◆ Given entries:
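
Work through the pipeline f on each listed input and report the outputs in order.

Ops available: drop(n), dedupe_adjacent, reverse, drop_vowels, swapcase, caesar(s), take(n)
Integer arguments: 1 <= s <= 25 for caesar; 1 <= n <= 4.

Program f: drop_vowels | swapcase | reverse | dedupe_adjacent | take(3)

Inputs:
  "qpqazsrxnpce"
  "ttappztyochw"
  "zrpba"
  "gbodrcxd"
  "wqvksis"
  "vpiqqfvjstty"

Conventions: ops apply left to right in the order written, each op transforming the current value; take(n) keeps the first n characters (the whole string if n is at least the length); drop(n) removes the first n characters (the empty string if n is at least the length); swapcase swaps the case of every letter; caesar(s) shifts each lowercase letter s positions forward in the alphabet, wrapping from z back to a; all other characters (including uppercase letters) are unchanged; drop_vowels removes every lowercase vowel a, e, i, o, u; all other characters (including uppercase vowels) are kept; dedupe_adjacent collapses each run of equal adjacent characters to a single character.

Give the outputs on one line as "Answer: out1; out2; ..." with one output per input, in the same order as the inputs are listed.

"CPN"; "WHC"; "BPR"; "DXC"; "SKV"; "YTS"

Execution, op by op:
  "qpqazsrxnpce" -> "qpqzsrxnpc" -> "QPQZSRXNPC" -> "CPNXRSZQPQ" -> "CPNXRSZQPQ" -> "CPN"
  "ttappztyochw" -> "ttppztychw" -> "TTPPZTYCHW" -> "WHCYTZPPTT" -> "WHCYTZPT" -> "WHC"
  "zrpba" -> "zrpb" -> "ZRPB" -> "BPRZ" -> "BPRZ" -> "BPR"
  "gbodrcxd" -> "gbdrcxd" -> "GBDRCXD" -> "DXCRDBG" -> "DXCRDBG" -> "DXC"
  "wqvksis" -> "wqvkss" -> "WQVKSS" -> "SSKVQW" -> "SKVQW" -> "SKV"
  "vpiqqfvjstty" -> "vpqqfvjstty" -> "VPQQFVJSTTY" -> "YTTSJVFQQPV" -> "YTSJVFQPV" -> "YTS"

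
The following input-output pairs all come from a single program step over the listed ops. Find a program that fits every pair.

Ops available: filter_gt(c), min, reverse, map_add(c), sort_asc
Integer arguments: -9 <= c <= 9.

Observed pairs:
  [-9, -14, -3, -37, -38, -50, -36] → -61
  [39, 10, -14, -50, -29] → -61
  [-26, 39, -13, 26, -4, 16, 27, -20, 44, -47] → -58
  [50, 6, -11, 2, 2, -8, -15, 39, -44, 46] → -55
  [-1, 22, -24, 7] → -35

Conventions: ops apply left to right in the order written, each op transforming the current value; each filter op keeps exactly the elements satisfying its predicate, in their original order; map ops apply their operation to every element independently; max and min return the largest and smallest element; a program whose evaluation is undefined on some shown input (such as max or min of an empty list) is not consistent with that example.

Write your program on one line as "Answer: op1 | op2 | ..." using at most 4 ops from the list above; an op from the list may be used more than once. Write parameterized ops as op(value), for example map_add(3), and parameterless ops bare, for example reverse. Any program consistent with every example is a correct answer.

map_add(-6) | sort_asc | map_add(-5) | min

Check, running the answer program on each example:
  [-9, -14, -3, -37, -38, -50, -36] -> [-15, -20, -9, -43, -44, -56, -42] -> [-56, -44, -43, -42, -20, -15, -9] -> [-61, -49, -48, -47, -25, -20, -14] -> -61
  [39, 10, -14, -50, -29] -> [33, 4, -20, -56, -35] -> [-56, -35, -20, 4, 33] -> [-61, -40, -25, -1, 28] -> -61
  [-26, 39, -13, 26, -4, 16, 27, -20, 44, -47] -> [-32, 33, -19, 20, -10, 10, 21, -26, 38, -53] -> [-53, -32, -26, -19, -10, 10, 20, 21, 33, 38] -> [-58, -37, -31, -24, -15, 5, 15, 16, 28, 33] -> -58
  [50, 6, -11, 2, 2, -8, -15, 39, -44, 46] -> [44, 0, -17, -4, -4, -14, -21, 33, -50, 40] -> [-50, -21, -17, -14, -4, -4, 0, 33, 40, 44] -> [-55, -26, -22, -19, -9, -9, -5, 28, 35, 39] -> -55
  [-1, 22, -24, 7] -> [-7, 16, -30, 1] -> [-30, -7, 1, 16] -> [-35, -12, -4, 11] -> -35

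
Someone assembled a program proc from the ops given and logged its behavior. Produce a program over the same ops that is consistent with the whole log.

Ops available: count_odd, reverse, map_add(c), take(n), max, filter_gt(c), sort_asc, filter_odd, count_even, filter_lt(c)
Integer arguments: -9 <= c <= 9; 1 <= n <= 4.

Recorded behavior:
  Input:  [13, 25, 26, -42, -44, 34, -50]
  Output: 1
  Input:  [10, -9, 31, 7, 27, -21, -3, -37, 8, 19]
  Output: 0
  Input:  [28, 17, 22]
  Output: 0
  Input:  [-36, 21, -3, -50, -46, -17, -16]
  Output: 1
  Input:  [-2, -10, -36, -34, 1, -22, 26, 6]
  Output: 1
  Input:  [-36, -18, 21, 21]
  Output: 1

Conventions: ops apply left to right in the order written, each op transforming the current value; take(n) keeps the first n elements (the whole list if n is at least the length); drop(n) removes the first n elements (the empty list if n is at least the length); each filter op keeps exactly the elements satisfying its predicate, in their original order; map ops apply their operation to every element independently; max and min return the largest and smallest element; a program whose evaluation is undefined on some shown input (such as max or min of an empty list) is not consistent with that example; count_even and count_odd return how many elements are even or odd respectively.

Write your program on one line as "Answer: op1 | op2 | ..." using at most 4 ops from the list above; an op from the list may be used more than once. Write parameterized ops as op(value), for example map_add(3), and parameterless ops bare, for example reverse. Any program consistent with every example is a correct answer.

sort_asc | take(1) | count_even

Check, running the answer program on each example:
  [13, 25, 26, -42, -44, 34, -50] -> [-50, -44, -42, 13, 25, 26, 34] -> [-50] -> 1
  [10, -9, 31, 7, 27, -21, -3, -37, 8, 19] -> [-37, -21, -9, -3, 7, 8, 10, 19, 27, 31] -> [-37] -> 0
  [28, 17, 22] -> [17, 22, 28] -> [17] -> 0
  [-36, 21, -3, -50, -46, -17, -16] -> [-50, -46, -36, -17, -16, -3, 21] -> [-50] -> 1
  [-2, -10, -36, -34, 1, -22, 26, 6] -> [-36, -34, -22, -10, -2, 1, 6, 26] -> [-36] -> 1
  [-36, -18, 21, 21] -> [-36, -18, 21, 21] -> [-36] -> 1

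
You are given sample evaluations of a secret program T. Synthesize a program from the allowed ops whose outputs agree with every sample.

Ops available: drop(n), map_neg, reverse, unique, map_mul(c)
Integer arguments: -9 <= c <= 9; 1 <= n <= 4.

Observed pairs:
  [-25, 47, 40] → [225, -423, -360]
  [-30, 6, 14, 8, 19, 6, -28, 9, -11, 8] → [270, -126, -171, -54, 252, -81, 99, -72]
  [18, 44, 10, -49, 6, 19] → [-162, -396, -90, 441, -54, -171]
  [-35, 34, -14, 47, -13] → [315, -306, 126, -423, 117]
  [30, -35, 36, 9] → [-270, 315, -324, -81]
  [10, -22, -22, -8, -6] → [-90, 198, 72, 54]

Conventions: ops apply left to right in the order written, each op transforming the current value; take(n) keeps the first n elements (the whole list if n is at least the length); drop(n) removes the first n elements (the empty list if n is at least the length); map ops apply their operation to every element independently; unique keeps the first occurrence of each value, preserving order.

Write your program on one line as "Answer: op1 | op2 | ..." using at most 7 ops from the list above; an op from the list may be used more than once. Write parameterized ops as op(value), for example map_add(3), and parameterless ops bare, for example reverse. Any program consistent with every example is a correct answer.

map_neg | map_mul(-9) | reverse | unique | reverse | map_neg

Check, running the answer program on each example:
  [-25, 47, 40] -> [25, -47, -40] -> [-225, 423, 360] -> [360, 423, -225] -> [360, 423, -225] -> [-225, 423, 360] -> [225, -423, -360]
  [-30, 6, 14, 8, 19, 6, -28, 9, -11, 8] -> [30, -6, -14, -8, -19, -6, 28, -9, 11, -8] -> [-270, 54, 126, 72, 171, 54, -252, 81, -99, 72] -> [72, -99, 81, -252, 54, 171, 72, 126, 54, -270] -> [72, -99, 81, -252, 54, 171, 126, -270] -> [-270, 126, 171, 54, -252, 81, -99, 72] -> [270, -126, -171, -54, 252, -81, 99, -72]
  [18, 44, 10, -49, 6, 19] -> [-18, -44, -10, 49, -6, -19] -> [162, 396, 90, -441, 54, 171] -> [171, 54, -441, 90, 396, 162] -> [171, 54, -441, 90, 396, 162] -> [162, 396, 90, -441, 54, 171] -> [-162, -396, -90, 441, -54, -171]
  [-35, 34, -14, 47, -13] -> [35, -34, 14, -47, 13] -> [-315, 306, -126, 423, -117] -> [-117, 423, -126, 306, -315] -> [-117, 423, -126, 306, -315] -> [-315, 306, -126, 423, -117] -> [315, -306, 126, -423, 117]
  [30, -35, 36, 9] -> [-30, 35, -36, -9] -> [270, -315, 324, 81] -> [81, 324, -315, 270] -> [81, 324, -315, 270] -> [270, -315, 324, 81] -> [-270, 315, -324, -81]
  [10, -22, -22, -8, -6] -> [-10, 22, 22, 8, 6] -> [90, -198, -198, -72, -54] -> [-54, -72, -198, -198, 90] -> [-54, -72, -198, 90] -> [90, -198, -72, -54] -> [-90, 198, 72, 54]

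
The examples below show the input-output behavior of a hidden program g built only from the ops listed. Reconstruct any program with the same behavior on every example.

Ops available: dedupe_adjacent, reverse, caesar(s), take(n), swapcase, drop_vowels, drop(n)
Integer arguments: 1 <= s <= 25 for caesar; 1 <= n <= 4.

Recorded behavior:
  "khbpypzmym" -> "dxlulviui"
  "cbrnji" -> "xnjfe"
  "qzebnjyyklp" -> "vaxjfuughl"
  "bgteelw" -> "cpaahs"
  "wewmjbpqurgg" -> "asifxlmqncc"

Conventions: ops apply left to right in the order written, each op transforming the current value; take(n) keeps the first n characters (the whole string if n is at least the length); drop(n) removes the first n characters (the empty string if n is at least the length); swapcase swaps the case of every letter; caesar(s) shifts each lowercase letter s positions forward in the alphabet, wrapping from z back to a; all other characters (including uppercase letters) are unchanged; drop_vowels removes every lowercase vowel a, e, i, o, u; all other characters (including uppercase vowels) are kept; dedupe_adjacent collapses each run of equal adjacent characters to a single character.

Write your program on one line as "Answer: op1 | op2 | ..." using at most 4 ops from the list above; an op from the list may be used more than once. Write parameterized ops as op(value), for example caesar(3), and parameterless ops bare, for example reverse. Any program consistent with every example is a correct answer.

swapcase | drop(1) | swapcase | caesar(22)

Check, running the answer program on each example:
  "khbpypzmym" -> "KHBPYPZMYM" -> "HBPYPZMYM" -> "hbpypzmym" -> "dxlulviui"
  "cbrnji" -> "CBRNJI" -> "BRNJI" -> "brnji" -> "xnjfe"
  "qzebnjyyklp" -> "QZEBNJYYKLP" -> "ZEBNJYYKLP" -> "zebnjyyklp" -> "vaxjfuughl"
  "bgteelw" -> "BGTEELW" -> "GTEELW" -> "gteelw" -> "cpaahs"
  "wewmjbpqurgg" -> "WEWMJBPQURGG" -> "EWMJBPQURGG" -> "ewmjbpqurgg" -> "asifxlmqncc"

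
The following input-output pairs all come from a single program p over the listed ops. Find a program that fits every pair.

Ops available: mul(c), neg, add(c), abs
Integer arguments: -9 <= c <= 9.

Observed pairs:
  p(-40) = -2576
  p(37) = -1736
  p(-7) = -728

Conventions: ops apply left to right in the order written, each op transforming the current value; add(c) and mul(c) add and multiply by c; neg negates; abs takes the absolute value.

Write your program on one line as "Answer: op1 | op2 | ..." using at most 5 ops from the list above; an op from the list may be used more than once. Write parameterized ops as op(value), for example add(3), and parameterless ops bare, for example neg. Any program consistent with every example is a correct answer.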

◆ The task: An exact copy of the lines above between the line holding "[50, 6, -11, 2, 2, -8, -15, 39, -44, 46] →" and the line holding "Someone assembled a", inclusive, is the whole answer.

◆ Exercise response:
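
  [50, 6, -11, 2, 2, -8, -15, 39, -44, 46] → -55
  [-1, 22, -24, 7] → -35

Conventions: ops apply left to right in the order written, each op transforming the current value; each filter op keeps exactly the elements satisfying its predicate, in their original order; map ops apply their operation to every element independently; max and min return the largest and smallest element; a program whose evaluation is undefined on some shown input (such as max or min of an empty list) is not consistent with that example.

Write your program on one line as "Answer: op1 | op2 | ..." using at most 4 ops from the list above; an op from the list may be used more than once. Write parameterized ops as op(value), for example map_add(3), and parameterless ops bare, for example reverse. Any program consistent with every example is a correct answer.

map_add(-6) | sort_asc | map_add(-5) | min

Check, running the answer program on each example:
  [-9, -14, -3, -37, -38, -50, -36] -> [-15, -20, -9, -43, -44, -56, -42] -> [-56, -44, -43, -42, -20, -15, -9] -> [-61, -49, -48, -47, -25, -20, -14] -> -61
  [39, 10, -14, -50, -29] -> [33, 4, -20, -56, -35] -> [-56, -35, -20, 4, 33] -> [-61, -40, -25, -1, 28] -> -61
  [-26, 39, -13, 26, -4, 16, 27, -20, 44, -47] -> [-32, 33, -19, 20, -10, 10, 21, -26, 38, -53] -> [-53, -32, -26, -19, -10, 10, 20, 21, 33, 38] -> [-58, -37, -31, -24, -15, 5, 15, 16, 28, 33] -> -58
  [50, 6, -11, 2, 2, -8, -15, 39, -44, 46] -> [44, 0, -17, -4, -4, -14, -21, 33, -50, 40] -> [-50, -21, -17, -14, -4, -4, 0, 33, 40, 44] -> [-55, -26, -22, -19, -9, -9, -5, 28, 35, 39] -> -55
  [-1, 22, -24, 7] -> [-7, 16, -30, 1] -> [-30, -7, 1, 16] -> [-35, -12, -4, 11] -> -35

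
Someone assembled a program proc from the ops given and logged its behavior. Produce a program over the same ops that is consistent with the whole log.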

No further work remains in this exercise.